"""

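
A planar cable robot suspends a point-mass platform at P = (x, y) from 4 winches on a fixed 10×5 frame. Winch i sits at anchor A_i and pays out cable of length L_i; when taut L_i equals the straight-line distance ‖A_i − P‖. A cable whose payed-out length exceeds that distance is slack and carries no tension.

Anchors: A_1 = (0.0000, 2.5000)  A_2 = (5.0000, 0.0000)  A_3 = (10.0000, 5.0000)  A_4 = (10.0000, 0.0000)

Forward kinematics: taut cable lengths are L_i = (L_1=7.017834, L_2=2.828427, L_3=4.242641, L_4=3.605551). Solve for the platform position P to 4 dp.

(7.0000, 2.0000)

circle eqns → linear via eq_j − eq_1; set q_j = A_j·A_j − L_j²
q_1 = 0.0000+6.2500−49.2500 = -43.0000
-10.0000·x + 5.0000·y = q_1−q_2 = -60.0000
-20.0000·x − 5.0000·y = q_1−q_3 = -150.0000
-20.0000·x + 5.0000·y = q_1−q_4 = -130.0000
solve first two rows → x=7.0000, y=2.0000
check cable 4: ‖A_4−P‖² = 13.0000 ≈ L_4² = 13.0000 ✓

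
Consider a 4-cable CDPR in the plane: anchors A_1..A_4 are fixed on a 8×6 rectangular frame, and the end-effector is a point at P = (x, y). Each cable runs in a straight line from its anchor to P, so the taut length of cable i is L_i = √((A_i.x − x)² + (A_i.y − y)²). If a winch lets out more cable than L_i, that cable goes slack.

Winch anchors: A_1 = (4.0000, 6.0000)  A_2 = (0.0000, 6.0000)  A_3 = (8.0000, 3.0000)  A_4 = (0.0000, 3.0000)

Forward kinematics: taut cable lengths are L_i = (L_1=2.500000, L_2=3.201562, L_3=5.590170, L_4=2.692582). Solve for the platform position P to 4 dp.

(2.5000, 4.0000)

circle eqns → linear via eq_j − eq_1; set c_j = A_j·A_j − L_j²
c_1 = 16.0000+36.0000−6.2500 = 45.7500
8.0000·x + 0.0000·y = c_1−c_2 = 20.0000
-8.0000·x + 6.0000·y = c_1−c_3 = 4.0000
8.0000·x + 6.0000·y = c_1−c_4 = 44.0000
solve first two rows → x=2.5000, y=4.0000
check cable 4: ‖A_4−P‖² = 7.2500 ≈ L_4² = 7.2500 ✓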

"""

• THE PROBLEM:
Going line by line, copy the data above exactly.

• EXERCISE OUTPUT:
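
A planar cable robot suspends a point-mass platform at P = (x, y) from 4 winches on a fixed 10×5 frame. Winch i sits at anchor A_i and pays out cable of length L_i; when taut L_i equals the straight-line distance ‖A_i − P‖. A cable whose payed-out length exceeds that distance is slack and carries no tension.

Anchors: A_1 = (0.0000, 2.5000)  A_2 = (5.0000, 0.0000)  A_3 = (10.0000, 5.0000)  A_4 = (10.0000, 0.0000)

Forward kinematics: taut cable lengths are L_i = (L_1=7.017834, L_2=2.828427, L_3=4.242641, L_4=3.605551). Solve for the platform position P to 4 dp.

(7.0000, 2.0000)

circle eqns → linear via eq_j − eq_1; set q_j = A_j·A_j − L_j²
q_1 = 0.0000+6.2500−49.2500 = -43.0000
-10.0000·x + 5.0000·y = q_1−q_2 = -60.0000
-20.0000·x − 5.0000·y = q_1−q_3 = -150.0000
-20.0000·x + 5.0000·y = q_1−q_4 = -130.0000
solve first two rows → x=7.0000, y=2.0000
check cable 4: ‖A_4−P‖² = 13.0000 ≈ L_4² = 13.0000 ✓

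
Consider a 4-cable CDPR in the plane: anchors A_1..A_4 are fixed on a 8×6 rectangular frame, and the end-effector is a point at P = (x, y). Each cable runs in a straight line from its anchor to P, so the taut length of cable i is L_i = √((A_i.x − x)² + (A_i.y − y)²). If a winch lets out more cable than L_i, that cable goes slack.

Winch anchors: A_1 = (4.0000, 6.0000)  A_2 = (0.0000, 6.0000)  A_3 = (8.0000, 3.0000)  A_4 = (0.0000, 3.0000)

Forward kinematics: taut cable lengths are L_i = (L_1=2.500000, L_2=3.201562, L_3=5.590170, L_4=2.692582). Solve for the platform position P to 4 dp.

(2.5000, 4.0000)

circle eqns → linear via eq_j − eq_1; set c_j = A_j·A_j − L_j²
c_1 = 16.0000+36.0000−6.2500 = 45.7500
8.0000·x + 0.0000·y = c_1−c_2 = 20.0000
-8.0000·x + 6.0000·y = c_1−c_3 = 4.0000
8.0000·x + 6.0000·y = c_1−c_4 = 44.0000
solve first two rows → x=2.5000, y=4.0000
check cable 4: ‖A_4−P‖² = 7.2500 ≈ L_4² = 7.2500 ✓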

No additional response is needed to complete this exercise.